*PROBLEM DETAILS:*
Your task is to print each entry exactly as written.

*SUPPLIED DATA:*
------------------------------

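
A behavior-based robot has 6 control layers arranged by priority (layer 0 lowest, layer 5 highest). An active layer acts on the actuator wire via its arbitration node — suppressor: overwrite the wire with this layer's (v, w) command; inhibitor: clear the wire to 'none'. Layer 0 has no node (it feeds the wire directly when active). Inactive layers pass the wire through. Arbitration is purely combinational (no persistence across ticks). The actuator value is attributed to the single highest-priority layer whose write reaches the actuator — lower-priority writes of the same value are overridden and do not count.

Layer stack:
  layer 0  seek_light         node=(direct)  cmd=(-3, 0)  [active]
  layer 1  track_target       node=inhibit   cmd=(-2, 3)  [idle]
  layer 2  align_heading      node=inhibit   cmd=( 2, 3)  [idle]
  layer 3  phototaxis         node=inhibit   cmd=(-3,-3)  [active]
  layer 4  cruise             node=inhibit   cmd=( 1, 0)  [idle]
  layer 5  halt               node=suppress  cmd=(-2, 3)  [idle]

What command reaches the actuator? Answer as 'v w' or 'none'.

none

[0] seek_light on; wire := (-3, 0)
[1] track_target off; pass (-3, 0)
[2] align_heading off; pass (-3, 0)
[3] phototaxis on (inhibit); wire := none
[4] cruise off; pass none
[5] halt off; pass none
output none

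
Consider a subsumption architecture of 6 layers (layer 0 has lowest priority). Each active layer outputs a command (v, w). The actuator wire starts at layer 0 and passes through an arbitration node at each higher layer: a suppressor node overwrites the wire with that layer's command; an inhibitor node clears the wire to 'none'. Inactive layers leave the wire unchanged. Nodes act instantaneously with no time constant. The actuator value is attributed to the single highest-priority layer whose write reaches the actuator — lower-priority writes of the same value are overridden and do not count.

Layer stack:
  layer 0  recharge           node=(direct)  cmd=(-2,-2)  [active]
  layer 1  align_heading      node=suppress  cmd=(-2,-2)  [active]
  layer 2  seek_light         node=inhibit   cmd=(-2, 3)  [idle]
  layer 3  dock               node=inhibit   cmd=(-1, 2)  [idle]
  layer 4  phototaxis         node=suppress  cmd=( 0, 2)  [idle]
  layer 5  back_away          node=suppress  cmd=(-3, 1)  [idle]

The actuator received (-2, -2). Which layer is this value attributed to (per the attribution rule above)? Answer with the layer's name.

[0] recharge on; wire := (-2, -2)
[1] align_heading on (suppress); wire := (-2, -2)
[2] seek_light off; pass (-2, -2)
[3] dock off; pass (-2, -2)
[4] phototaxis off; pass (-2, -2)
[5] back_away off; pass (-2, -2)
output (-2, -2)
last writer: layer 1 = align_heading

align_heading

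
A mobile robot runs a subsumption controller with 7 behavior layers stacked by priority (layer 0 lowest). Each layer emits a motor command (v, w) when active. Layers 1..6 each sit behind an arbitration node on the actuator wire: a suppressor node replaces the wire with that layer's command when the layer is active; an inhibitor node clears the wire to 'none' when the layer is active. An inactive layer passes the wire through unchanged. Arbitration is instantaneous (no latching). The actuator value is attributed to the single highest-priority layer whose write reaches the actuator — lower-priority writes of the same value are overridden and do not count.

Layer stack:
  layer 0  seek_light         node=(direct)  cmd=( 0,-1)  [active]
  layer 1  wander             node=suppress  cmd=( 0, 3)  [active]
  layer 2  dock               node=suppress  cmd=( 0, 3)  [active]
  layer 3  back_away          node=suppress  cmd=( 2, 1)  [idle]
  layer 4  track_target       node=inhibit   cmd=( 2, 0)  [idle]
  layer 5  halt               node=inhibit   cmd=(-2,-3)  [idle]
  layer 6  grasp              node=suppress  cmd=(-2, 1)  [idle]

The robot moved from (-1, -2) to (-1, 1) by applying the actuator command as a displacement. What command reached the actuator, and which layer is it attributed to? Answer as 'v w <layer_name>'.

0 3 dock

displacement = (-1, 1) − (-1, -2) = (0, 3)
[0] seek_light on; wire := (0, -1)
[1] wander on (suppress); wire := (0, 3)
[2] dock on (suppress); wire := (0, 3)
[3] back_away off; pass (0, 3)
[4] track_target off; pass (0, 3)
[5] halt off; pass (0, 3)
[6] grasp off; pass (0, 3)
output (0, 3) — from layer 2 (dock)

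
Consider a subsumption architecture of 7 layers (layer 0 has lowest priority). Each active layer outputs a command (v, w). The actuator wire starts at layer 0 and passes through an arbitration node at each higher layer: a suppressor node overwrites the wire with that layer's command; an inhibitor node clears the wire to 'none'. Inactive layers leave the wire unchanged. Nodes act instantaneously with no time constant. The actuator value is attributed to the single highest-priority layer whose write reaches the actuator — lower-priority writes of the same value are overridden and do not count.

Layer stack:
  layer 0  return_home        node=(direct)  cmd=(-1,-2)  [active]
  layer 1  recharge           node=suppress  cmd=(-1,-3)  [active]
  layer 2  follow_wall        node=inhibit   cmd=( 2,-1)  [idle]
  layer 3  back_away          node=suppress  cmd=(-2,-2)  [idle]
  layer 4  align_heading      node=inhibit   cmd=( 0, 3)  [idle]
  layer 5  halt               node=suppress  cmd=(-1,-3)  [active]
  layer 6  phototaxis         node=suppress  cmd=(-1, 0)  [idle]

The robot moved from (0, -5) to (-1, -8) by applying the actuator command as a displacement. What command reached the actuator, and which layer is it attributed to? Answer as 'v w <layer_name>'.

-1 -3 halt

displacement = (-1, -8) − (0, -5) = (-1, -3)
layer 0 (return_home) active — direct: (-1, -2)
layer 1 (recharge) active — suppresses: (-1, -3)
layer 2 (follow_wall) idle — unchanged: (-1, -3)
layer 3 (back_away) idle — unchanged: (-1, -3)
layer 4 (align_heading) idle — unchanged: (-1, -3)
layer 5 (halt) active — suppresses: (-1, -3)
layer 6 (phototaxis) idle — unchanged: (-1, -3)
→ actuator (-1, -3) — from layer 5 (halt)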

------------------------------

*ANSWER TO THIS PROBLEM:*
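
A behavior-based robot has 6 control layers arranged by priority (layer 0 lowest, layer 5 highest). An active layer acts on the actuator wire via its arbitration node — suppressor: overwrite the wire with this layer's (v, w) command; inhibitor: clear the wire to 'none'. Layer 0 has no node (it feeds the wire directly when active). Inactive layers pass the wire through. Arbitration is purely combinational (no persistence across ticks). The actuator value is attributed to the single highest-priority layer whose write reaches the actuator — lower-priority writes of the same value are overridden and do not count.

Layer stack:
  layer 0  seek_light         node=(direct)  cmd=(-3, 0)  [active]
  layer 1  track_target       node=inhibit   cmd=(-2, 3)  [idle]
  layer 2  align_heading      node=inhibit   cmd=( 2, 3)  [idle]
  layer 3  phototaxis         node=inhibit   cmd=(-3,-3)  [active]
  layer 4  cruise             node=inhibit   cmd=( 1, 0)  [idle]
  layer 5  halt               node=suppress  cmd=(-2, 3)  [idle]

What command reaches the actuator? Answer as 'v w' or 'none'.

none

[0] seek_light on; wire := (-3, 0)
[1] track_target off; pass (-3, 0)
[2] align_heading off; pass (-3, 0)
[3] phototaxis on (inhibit); wire := none
[4] cruise off; pass none
[5] halt off; pass none
output none

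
Consider a subsumption architecture of 6 layers (layer 0 has lowest priority). Each active layer outputs a command (v, w). The actuator wire starts at layer 0 and passes through an arbitration node at each higher layer: a suppressor node overwrites the wire with that layer's command; an inhibitor node clears the wire to 'none'. Inactive layers leave the wire unchanged. Nodes act instantaneously with no time constant. The actuator value is attributed to the single highest-priority layer whose write reaches the actuator — lower-priority writes of the same value are overridden and do not count.

Layer stack:
  layer 0  recharge           node=(direct)  cmd=(-2,-2)  [active]
  layer 1  align_heading      node=suppress  cmd=(-2,-2)  [active]
  layer 2  seek_light         node=inhibit   cmd=(-2, 3)  [idle]
  layer 3  dock               node=inhibit   cmd=(-1, 2)  [idle]
  layer 4  phototaxis         node=suppress  cmd=( 0, 2)  [idle]
  layer 5  back_away          node=suppress  cmd=(-3, 1)  [idle]

The actuator received (-2, -2). Which layer is this value attributed to (per the attribution rule above)? Answer with the layer's name.

[0] recharge on; wire := (-2, -2)
[1] align_heading on (suppress); wire := (-2, -2)
[2] seek_light off; pass (-2, -2)
[3] dock off; pass (-2, -2)
[4] phototaxis off; pass (-2, -2)
[5] back_away off; pass (-2, -2)
output (-2, -2)
last writer: layer 1 = align_heading

align_heading

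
A mobile robot runs a subsumption controller with 7 behavior layers stacked by priority (layer 0 lowest). Each layer emits a motor command (v, w) when active. Layers 1..6 each sit behind an arbitration node on the actuator wire: a suppressor node replaces the wire with that layer's command when the layer is active; an inhibitor node clears the wire to 'none' when the layer is active. An inactive layer passes the wire through unchanged. Arbitration is instantaneous (no latching). The actuator value is attributed to the single highest-priority layer whose write reaches the actuator — lower-priority writes of the same value are overridden and do not count.

Layer stack:
  layer 0  seek_light         node=(direct)  cmd=( 0,-1)  [active]
  layer 1  wander             node=suppress  cmd=( 0, 3)  [active]
  layer 2  dock               node=suppress  cmd=( 0, 3)  [active]
  layer 3  back_away          node=suppress  cmd=( 2, 1)  [idle]
  layer 4  track_target       node=inhibit   cmd=( 2, 0)  [idle]
  layer 5  halt               node=inhibit   cmd=(-2,-3)  [idle]
  layer 6  grasp              node=suppress  cmd=(-2, 1)  [idle]

The robot moved from (-1, -2) to (-1, 1) by applying the actuator command as a displacement. What command reached the actuator, and which layer is it attributed to? Answer as 'v w <layer_name>'.

0 3 dock

displacement = (-1, 1) − (-1, -2) = (0, 3)
[0] seek_light on; wire := (0, -1)
[1] wander on (suppress); wire := (0, 3)
[2] dock on (suppress); wire := (0, 3)
[3] back_away off; pass (0, 3)
[4] track_target off; pass (0, 3)
[5] halt off; pass (0, 3)
[6] grasp off; pass (0, 3)
output (0, 3) — from layer 2 (dock)

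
Consider a subsumption architecture of 7 layers (layer 0 has lowest priority). Each active layer outputs a command (v, w). The actuator wire starts at layer 0 and passes through an arbitration node at each higher layer: a suppressor node overwrites the wire with that layer's command; an inhibitor node clears the wire to 'none'. Inactive layers leave the wire unchanged. Nodes act instantaneously with no time constant. The actuator value is attributed to the single highest-priority layer whose write reaches the actuator — lower-priority writes of the same value are overridden and do not count.

Layer stack:
  layer 0  return_home        node=(direct)  cmd=(-1,-2)  [active]
  layer 1  recharge           node=suppress  cmd=(-1,-3)  [active]
  layer 2  follow_wall        node=inhibit   cmd=( 2,-1)  [idle]
  layer 3  back_away          node=suppress  cmd=(-2,-2)  [idle]
  layer 4  align_heading      node=inhibit   cmd=( 0, 3)  [idle]
  layer 5  halt               node=suppress  cmd=(-1,-3)  [active]
  layer 6  phototaxis         node=suppress  cmd=(-1, 0)  [idle]

The robot moved from (0, -5) to (-1, -8) by applying the actuator command as a displacement. What command reached the actuator, and which layer is it attributed to? Answer as 'v w <layer_name>'.

-1 -3 halt

displacement = (-1, -8) − (0, -5) = (-1, -3)
layer 0 (return_home) active — direct: (-1, -2)
layer 1 (recharge) active — suppresses: (-1, -3)
layer 2 (follow_wall) idle — unchanged: (-1, -3)
layer 3 (back_away) idle — unchanged: (-1, -3)
layer 4 (align_heading) idle — unchanged: (-1, -3)
layer 5 (halt) active — suppresses: (-1, -3)
layer 6 (phototaxis) idle — unchanged: (-1, -3)
→ actuator (-1, -3) — from layer 5 (halt)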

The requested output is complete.